Where the records below show a line containing "obstacle 2: [(1,21)", start copying; end with the line containing "Query points: A=(24,17), B=(6,10).", and copy it too.

··········

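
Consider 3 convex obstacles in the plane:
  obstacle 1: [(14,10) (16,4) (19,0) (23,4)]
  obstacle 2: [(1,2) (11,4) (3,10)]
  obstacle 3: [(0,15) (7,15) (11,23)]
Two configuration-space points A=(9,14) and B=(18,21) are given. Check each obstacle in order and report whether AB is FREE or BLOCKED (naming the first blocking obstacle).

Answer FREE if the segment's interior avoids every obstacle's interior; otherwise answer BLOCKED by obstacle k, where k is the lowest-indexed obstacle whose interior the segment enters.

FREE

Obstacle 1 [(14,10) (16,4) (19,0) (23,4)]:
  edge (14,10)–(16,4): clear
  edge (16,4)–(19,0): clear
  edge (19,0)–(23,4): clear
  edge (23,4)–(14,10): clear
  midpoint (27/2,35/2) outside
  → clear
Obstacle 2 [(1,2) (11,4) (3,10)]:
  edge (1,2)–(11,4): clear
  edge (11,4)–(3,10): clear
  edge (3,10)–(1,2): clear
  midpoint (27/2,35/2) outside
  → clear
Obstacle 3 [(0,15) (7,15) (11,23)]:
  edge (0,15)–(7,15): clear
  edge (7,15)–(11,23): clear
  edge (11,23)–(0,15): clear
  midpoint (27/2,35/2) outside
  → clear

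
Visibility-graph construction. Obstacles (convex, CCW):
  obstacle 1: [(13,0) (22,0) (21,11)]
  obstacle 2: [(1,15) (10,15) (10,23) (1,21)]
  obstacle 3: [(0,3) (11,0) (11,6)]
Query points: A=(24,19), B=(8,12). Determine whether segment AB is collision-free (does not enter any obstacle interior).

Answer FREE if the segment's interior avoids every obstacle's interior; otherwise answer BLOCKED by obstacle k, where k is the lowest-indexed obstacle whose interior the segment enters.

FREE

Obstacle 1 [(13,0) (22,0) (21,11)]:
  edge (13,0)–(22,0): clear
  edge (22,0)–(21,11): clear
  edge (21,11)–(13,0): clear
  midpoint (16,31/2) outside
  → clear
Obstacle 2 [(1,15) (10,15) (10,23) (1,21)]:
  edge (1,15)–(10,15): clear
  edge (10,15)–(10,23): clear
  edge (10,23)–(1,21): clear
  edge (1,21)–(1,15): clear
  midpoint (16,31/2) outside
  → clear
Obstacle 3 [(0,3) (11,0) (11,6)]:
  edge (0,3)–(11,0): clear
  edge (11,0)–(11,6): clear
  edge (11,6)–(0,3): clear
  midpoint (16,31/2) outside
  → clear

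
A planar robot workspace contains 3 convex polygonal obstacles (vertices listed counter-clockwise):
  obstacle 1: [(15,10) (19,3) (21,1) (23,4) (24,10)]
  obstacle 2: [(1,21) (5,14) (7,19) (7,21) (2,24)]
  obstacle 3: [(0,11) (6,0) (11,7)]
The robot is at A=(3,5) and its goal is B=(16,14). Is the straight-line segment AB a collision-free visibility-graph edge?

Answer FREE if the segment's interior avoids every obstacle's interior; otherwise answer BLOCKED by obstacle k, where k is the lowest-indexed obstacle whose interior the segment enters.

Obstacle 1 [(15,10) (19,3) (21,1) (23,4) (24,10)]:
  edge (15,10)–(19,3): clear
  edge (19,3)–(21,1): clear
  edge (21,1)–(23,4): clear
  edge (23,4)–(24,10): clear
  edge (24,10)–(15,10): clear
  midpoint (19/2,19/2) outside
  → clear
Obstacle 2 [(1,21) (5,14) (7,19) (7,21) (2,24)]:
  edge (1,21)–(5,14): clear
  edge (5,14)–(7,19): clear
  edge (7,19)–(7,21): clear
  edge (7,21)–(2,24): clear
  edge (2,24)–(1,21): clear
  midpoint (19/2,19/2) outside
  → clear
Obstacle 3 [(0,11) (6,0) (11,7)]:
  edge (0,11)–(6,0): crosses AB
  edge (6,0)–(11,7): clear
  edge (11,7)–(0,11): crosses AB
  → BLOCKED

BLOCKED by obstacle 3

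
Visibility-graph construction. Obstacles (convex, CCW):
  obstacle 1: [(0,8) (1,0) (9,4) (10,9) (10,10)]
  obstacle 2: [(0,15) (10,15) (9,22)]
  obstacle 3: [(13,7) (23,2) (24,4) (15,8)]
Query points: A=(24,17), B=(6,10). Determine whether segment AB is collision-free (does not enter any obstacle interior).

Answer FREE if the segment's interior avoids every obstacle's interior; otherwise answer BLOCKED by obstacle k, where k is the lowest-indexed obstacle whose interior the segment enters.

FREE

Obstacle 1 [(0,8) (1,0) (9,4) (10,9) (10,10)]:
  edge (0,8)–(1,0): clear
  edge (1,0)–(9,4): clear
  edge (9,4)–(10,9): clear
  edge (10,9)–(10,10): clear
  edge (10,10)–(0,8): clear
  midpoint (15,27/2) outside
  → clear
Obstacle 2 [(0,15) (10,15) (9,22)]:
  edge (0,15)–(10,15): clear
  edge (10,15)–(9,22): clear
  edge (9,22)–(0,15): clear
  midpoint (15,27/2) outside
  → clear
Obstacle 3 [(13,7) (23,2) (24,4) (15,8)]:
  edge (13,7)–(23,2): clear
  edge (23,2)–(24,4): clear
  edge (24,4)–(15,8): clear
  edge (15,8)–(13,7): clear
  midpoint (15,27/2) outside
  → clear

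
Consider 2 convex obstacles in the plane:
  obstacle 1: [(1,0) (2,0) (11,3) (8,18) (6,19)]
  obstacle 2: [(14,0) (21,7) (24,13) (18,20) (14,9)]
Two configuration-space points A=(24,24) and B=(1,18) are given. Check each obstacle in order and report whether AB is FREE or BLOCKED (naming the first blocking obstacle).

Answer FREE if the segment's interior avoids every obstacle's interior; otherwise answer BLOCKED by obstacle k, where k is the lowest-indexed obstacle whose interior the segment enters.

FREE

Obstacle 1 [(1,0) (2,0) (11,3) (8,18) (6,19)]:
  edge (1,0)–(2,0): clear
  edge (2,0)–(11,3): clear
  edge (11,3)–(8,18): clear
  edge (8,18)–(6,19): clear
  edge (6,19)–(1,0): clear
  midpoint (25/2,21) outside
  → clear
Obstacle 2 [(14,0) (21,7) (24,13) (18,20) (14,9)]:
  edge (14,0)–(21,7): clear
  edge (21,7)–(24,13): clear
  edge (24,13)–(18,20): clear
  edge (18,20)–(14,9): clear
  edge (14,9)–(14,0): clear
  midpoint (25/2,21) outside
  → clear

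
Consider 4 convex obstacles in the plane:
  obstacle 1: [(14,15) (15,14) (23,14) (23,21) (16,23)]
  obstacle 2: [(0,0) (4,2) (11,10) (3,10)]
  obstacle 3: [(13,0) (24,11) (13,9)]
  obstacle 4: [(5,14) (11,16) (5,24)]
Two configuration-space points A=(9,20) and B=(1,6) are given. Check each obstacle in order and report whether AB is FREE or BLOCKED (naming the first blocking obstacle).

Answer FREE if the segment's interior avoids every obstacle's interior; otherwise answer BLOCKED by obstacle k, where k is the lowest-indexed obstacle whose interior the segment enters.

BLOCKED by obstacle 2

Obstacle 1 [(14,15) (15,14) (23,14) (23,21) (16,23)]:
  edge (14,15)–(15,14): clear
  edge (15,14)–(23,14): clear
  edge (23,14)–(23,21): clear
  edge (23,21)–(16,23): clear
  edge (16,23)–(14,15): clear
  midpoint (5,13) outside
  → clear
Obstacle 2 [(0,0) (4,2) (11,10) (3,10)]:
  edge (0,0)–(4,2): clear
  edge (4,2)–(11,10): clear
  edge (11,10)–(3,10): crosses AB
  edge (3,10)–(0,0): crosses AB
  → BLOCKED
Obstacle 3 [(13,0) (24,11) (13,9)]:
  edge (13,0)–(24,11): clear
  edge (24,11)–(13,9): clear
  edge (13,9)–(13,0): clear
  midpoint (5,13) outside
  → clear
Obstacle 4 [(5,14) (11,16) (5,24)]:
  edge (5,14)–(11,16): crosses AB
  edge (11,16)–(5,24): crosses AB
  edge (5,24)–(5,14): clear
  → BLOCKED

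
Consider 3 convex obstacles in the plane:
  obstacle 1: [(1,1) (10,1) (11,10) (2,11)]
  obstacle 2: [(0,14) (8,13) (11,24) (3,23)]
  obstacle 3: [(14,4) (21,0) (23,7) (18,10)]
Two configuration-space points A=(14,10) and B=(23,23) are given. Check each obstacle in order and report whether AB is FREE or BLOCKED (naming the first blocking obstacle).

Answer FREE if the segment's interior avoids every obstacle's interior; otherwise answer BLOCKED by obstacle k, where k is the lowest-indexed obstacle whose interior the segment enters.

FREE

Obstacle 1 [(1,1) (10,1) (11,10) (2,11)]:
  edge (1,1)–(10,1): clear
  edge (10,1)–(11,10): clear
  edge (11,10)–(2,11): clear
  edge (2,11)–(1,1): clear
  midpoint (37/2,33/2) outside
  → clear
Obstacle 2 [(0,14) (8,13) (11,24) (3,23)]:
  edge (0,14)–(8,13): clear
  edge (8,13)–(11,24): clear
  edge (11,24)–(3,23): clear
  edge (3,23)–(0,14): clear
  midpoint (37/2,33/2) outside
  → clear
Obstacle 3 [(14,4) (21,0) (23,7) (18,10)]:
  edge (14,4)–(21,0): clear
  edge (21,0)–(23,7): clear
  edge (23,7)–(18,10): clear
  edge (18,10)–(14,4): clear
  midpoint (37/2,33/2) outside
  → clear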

··········

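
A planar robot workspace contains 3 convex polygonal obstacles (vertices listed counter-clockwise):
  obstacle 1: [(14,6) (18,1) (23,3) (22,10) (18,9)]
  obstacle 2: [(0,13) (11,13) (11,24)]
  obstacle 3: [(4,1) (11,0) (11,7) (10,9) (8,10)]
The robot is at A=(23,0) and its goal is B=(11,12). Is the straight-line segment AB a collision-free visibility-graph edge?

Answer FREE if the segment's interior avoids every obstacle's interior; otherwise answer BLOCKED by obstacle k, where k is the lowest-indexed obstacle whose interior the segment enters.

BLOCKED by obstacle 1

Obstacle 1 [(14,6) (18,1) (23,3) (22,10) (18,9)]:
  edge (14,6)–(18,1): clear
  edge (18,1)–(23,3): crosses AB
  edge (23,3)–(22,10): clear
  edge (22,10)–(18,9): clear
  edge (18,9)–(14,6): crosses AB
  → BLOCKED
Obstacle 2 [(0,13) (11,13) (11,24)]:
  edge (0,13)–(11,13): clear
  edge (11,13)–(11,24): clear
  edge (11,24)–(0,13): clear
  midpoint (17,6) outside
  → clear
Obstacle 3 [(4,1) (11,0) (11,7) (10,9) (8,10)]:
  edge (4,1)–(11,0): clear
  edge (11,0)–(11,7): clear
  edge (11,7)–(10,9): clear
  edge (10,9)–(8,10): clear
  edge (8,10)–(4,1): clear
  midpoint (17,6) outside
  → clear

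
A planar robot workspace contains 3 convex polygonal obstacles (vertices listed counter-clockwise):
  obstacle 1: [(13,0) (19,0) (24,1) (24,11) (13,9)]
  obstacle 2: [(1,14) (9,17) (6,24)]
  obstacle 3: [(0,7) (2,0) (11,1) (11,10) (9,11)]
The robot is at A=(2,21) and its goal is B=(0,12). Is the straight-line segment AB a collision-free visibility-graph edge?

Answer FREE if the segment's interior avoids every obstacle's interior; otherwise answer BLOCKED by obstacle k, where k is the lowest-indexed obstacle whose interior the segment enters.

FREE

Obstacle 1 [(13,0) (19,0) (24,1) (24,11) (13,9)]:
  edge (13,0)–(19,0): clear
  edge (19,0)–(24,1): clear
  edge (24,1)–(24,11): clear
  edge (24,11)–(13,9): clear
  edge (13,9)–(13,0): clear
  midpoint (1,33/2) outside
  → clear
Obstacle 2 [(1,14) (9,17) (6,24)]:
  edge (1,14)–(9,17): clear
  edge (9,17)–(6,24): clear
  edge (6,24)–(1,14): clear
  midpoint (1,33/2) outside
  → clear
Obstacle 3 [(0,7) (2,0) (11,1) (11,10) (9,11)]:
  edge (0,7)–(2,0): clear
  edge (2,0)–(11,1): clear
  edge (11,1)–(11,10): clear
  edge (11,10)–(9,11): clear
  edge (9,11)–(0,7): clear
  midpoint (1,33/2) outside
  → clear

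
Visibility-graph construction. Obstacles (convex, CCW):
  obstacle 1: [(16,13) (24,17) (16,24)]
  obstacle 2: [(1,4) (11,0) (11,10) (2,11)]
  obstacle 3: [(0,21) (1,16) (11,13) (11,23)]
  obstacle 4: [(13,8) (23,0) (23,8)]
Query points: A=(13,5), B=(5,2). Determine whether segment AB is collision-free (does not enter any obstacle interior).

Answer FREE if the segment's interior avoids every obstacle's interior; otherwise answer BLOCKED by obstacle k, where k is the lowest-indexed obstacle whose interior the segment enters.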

··········

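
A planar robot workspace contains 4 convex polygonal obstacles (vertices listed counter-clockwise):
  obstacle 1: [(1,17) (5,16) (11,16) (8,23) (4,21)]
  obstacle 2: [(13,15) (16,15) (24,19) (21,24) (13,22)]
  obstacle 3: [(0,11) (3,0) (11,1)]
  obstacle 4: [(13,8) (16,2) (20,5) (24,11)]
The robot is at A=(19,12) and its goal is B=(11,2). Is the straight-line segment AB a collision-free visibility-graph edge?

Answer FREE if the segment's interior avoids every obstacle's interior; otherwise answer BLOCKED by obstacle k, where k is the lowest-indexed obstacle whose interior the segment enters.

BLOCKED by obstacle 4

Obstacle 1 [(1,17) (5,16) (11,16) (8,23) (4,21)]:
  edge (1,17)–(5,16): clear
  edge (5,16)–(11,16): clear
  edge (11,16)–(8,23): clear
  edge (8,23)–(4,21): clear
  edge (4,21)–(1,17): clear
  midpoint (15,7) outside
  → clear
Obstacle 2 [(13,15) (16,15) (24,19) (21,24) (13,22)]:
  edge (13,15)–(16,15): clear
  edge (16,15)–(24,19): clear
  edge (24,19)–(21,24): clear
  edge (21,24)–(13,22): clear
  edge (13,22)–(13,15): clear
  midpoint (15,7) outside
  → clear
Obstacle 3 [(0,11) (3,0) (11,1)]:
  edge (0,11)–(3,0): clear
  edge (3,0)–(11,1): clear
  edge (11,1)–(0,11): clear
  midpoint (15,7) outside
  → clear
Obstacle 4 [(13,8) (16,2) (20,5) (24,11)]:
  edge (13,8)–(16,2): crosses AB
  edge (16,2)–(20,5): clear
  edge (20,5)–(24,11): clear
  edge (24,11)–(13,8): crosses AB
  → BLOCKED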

··········

> **YOUR RESPONSE**
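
  obstacle 2: [(1,21) (5,14) (7,19) (7,21) (2,24)]
  obstacle 3: [(0,11) (6,0) (11,7)]
The robot is at A=(3,5) and its goal is B=(16,14). Is the straight-line segment AB a collision-free visibility-graph edge?

Answer FREE if the segment's interior avoids every obstacle's interior; otherwise answer BLOCKED by obstacle k, where k is the lowest-indexed obstacle whose interior the segment enters.

Obstacle 1 [(15,10) (19,3) (21,1) (23,4) (24,10)]:
  edge (15,10)–(19,3): clear
  edge (19,3)–(21,1): clear
  edge (21,1)–(23,4): clear
  edge (23,4)–(24,10): clear
  edge (24,10)–(15,10): clear
  midpoint (19/2,19/2) outside
  → clear
Obstacle 2 [(1,21) (5,14) (7,19) (7,21) (2,24)]:
  edge (1,21)–(5,14): clear
  edge (5,14)–(7,19): clear
  edge (7,19)–(7,21): clear
  edge (7,21)–(2,24): clear
  edge (2,24)–(1,21): clear
  midpoint (19/2,19/2) outside
  → clear
Obstacle 3 [(0,11) (6,0) (11,7)]:
  edge (0,11)–(6,0): crosses AB
  edge (6,0)–(11,7): clear
  edge (11,7)–(0,11): crosses AB
  → BLOCKED

BLOCKED by obstacle 3

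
Visibility-graph construction. Obstacles (convex, CCW):
  obstacle 1: [(0,8) (1,0) (9,4) (10,9) (10,10)]
  obstacle 2: [(0,15) (10,15) (9,22)]
  obstacle 3: [(13,7) (23,2) (24,4) (15,8)]
Query points: A=(24,17), B=(6,10). Determine whether segment AB is collision-free (does not enter any obstacle interior).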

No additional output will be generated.